Where "Answer" appears in a line of the entries below, that line should be copied.

(Dataset entries)
+++

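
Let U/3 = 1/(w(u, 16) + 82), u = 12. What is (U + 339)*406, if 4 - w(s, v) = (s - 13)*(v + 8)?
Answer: 7570479/55 ≈ 1.3765e+5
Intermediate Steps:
w(s, v) = 4 - (-13 + s)*(8 + v) (w(s, v) = 4 - (s - 13)*(v + 8) = 4 - (-13 + s)*(8 + v))
U = 3/110 (U = 3/((108 - 8*12 + 13*16 - 1*12*16) + 82) = 3/((108 - 96 + 208 - 192) + 82) = 3/(28 + 82) = 3/110 ≈ 0.027273)
(U + 339)*406 = (3/110 + 339)*406 = (37293/110)*406 = 7570479/55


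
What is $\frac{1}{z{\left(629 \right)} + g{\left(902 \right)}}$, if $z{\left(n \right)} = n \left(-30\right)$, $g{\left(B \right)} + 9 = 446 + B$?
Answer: $- \frac{1}{17531} \approx -5.7042 \cdot 10^{-5}$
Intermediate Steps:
$g{\left(B \right)} = 437 + B$ ($g{\left(B \right)} = -9 + \left(446 + B\right) = 437 + B$)
$z{\left(n \right)} = - 30 n$
$\frac{1}{z{\left(629 \right)} + g{\left(902 \right)}} = \frac{1}{\left(-30\right) 629 + \left(437 + 902\right)} = \frac{1}{-18870 + 1339} = \frac{1}{-17531} = - \frac{1}{17531}$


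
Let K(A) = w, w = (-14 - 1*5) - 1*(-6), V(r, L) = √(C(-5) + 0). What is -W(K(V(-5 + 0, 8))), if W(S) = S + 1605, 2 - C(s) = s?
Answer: -1592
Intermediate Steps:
C(s) = 2 - s
V(r, L) = √7 (V(r, L) = √((2 - 1*(-5)) + 0) = √((2 + 5) + 0) = √(7 + 0) = √7)
w = -13 (w = (-14 - 5) + 6 = -19 + 6 = -13)
K(A) = -13
W(S) = 1605 + S
-W(K(V(-5 + 0, 8))) = -(1605 - 13) = -1*1592 = -1592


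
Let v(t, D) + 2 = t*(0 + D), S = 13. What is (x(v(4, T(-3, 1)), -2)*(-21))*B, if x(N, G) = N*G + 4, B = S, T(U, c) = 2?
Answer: 2184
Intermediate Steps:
B = 13
v(t, D) = -2 + D*t (v(t, D) = -2 + t*(0 + D) = -2 + t*D = -2 + D*t)
x(N, G) = 4 + G*N (x(N, G) = G*N + 4 = 4 + G*N)
(x(v(4, T(-3, 1)), -2)*(-21))*B = ((4 - 2*(-2 + 2*4))*(-21))*13 = ((4 - 2*(-2 + 8))*(-21))*13 = ((4 - 2*6)*(-21))*13 = ((4 - 12)*(-21))*13 = -8*(-21)*13 = 168*13 = 2184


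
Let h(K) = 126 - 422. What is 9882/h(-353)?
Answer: -4941/148 ≈ -33.385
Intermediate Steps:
h(K) = -296
9882/h(-353) = 9882/(-296) = 9882*(-1/296) = -4941/148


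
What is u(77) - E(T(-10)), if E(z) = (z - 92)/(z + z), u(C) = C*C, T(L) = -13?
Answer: 154049/26 ≈ 5925.0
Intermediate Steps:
u(C) = C²
E(z) = (-92 + z)/(2*z) (E(z) = (-92 + z)/((2*z)) = (-92 + z)*(1/(2*z)) = (-92 + z)/(2*z))
u(77) - E(T(-10)) = 77² - (-92 - 13)/(2*(-13)) = 5929 - (-1)*(-105)/(2*13) = 5929 - 1*105/26 = 5929 - 105/26 = 154049/26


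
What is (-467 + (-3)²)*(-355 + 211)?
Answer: 65952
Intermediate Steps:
(-467 + (-3)²)*(-355 + 211) = (-467 + 9)*(-144) = -458*(-144) = 65952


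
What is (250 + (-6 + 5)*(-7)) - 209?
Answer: 48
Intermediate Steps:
(250 + (-6 + 5)*(-7)) - 209 = (250 - 1*(-7)) - 209 = (250 + 7) - 209 = 257 - 209 = 48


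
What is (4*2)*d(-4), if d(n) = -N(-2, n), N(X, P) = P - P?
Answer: 0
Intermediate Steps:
N(X, P) = 0
d(n) = 0 (d(n) = -1*0 = 0)
(4*2)*d(-4) = (4*2)*0 = 8*0 = 0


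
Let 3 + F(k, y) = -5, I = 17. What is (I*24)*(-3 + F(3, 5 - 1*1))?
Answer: -4488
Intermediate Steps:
F(k, y) = -8 (F(k, y) = -3 - 5 = -8)
(I*24)*(-3 + F(3, 5 - 1*1)) = (17*24)*(-3 - 8) = 408*(-11) = -4488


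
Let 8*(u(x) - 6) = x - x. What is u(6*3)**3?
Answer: 216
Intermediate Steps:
u(x) = 6 (u(x) = 6 + (x - x)/8 = 6 + (1/8)*0 = 6 + 0 = 6)
u(6*3)**3 = 6**3 = 216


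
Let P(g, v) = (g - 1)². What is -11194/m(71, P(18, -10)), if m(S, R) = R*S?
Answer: -11194/20519 ≈ -0.54554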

+++

- **REPLY**
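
Answer: 7570479/55 ≈ 1.3765e+5
Answer: $- \frac{1}{17531} \approx -5.7042 \cdot 10^{-5}$
Answer: -1592
Answer: 2184
Answer: -4941/148 ≈ -33.385
Answer: 154049/26 ≈ 5925.0
Answer: 65952
Answer: 48
Answer: 0
Answer: -4488
Answer: 216
Answer: -11194/20519 ≈ -0.54554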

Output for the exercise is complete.